:: TASK DETAILS ::
Should a line in the entries below contain "julianday", return that line.

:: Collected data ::
==================================================

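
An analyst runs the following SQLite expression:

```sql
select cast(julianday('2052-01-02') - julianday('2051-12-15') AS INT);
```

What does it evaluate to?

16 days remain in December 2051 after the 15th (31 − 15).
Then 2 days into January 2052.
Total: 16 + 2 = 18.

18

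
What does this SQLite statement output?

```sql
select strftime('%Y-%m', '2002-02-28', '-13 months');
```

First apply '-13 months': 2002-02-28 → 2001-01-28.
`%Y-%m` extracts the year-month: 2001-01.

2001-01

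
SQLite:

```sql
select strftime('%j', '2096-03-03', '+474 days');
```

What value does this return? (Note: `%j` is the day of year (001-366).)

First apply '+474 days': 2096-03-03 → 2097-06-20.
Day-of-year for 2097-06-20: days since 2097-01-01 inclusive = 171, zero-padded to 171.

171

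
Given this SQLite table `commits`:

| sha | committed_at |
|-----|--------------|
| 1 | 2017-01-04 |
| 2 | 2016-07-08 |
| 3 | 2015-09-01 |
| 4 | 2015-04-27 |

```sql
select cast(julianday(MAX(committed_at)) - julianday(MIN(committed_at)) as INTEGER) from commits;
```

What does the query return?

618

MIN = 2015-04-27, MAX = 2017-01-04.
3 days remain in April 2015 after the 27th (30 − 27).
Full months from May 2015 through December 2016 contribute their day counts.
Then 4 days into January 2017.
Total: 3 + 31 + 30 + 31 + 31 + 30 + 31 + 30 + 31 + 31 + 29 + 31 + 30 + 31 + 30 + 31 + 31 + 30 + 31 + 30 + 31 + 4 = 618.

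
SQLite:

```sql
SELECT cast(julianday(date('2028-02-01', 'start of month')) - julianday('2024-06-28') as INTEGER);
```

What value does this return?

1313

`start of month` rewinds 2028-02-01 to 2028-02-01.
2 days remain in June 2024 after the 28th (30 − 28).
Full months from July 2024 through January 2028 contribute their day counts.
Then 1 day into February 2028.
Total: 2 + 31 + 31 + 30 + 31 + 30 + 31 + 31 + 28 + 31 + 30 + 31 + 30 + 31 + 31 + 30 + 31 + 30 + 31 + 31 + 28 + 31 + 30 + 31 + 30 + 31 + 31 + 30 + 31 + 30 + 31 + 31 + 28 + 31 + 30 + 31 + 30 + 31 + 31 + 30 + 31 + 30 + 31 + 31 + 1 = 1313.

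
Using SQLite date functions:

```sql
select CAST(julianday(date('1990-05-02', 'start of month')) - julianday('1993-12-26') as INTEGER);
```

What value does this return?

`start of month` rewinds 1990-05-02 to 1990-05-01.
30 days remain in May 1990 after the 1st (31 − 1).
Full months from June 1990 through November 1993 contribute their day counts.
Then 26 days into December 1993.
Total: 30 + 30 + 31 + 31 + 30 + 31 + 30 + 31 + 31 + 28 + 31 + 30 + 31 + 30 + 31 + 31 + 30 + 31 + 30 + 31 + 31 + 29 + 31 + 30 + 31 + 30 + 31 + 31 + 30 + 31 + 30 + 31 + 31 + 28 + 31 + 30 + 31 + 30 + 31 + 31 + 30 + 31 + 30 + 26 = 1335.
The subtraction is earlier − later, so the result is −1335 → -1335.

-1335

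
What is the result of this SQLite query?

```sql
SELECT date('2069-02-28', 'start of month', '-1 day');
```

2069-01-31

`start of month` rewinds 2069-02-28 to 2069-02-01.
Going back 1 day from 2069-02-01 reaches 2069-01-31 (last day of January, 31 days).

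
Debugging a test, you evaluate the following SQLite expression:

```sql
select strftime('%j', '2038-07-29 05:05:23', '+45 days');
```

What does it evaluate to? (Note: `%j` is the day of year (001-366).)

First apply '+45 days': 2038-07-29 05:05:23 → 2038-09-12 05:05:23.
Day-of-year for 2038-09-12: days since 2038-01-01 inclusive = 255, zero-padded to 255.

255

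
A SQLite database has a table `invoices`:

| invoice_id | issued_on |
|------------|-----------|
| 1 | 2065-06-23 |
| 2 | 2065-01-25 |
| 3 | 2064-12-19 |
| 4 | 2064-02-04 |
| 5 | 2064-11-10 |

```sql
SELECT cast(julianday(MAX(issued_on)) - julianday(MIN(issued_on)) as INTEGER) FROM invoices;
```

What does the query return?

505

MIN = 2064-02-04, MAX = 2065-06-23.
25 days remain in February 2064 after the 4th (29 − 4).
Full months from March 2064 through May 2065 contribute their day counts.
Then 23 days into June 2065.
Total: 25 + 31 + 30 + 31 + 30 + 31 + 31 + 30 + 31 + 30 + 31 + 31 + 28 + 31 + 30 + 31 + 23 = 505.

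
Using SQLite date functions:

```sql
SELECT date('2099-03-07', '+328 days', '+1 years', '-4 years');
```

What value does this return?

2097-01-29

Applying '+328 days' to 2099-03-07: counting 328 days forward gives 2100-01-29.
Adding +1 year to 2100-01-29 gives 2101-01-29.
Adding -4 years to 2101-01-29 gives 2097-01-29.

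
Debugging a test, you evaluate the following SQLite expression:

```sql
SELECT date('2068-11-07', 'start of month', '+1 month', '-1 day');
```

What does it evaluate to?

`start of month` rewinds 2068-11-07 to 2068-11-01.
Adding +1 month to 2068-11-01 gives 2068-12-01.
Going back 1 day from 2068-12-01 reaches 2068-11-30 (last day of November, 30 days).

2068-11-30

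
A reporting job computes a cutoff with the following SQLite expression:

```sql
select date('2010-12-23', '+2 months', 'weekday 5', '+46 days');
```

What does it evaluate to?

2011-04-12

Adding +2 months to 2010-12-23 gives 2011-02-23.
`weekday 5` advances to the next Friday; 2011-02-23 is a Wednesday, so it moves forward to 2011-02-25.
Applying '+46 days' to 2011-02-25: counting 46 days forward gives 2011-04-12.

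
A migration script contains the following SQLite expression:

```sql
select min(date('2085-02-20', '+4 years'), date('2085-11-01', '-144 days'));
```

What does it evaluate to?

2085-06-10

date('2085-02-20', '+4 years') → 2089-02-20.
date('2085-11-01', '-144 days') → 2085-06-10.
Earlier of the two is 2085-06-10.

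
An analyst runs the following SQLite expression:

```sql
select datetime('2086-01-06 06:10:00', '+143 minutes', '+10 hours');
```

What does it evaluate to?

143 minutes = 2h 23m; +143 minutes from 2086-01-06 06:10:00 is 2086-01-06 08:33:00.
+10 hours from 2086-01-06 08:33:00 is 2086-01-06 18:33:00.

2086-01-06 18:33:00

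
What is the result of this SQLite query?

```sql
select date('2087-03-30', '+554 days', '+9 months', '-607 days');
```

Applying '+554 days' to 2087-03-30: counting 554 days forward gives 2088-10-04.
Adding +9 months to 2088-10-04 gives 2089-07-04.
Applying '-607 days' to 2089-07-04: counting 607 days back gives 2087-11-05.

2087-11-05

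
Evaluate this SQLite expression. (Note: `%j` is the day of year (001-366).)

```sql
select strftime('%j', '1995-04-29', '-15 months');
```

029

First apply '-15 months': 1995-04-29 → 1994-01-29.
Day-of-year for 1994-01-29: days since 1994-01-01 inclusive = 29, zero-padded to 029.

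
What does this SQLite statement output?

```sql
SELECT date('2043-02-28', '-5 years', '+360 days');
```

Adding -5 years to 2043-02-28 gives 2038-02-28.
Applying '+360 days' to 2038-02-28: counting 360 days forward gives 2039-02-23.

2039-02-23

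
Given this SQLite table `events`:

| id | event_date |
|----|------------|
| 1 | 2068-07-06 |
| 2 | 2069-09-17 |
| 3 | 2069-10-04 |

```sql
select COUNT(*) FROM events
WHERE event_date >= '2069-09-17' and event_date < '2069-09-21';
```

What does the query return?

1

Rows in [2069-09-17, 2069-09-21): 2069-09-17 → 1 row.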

==================================================

:: EXERCISE RESULT ::
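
select cast(julianday('2052-01-02') - julianday('2051-12-15') AS INT);
select cast(julianday(MAX(committed_at)) - julianday(MIN(committed_at)) as INTEGER) from commits;
SELECT cast(julianday(date('2028-02-01', 'start of month')) - julianday('2024-06-28') as INTEGER);
select CAST(julianday(date('1990-05-02', 'start of month')) - julianday('1993-12-26') as INTEGER);
SELECT cast(julianday(MAX(issued_on)) - julianday(MIN(issued_on)) as INTEGER) FROM invoices;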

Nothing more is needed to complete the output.